Stored data
________________________________________

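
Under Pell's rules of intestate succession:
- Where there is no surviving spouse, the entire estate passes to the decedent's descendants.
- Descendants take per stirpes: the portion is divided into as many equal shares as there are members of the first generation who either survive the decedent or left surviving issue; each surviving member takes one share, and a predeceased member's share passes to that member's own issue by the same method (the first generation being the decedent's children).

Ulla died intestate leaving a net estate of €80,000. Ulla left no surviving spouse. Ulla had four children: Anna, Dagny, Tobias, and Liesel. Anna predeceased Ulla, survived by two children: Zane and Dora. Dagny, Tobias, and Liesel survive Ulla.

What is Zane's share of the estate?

Zane receives €10,000.

The entire €80,000 passes to the descendants.
That amount (€80,000) is divided into 4 shares of €20,000: Dagny, Tobias, and Liesel each take €20,000; Anna's €20,000 share passes to Anna's issue.
Anna's share (€20,000) is divided into 2 shares of €10,000: Zane and Dora each take €10,000.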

________________________________________

— Exercise brief —
Would you print exactly the lines from the first line of the entries above through the line that has "Ulla died intestate", both included, and stop there?

— Task solution —
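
Under Pell's rules of intestate succession:
- Where there is no surviving spouse, the entire estate passes to the decedent's descendants.
- Descendants take per stirpes: the portion is divided into as many equal shares as there are members of the first generation who either survive the decedent or left surviving issue; each surviving member takes one share, and a predeceased member's share passes to that member's own issue by the same method (the first generation being the decedent's children).

Ulla died intestate leaving a net estate of €80,000. Ulla left no surviving spouse. Ulla had four children: Anna, Dagny, Tobias, and Liesel. Anna predeceased Ulla, survived by two children: Zane and Dora. Dagny, Tobias, and Liesel survive Ulla.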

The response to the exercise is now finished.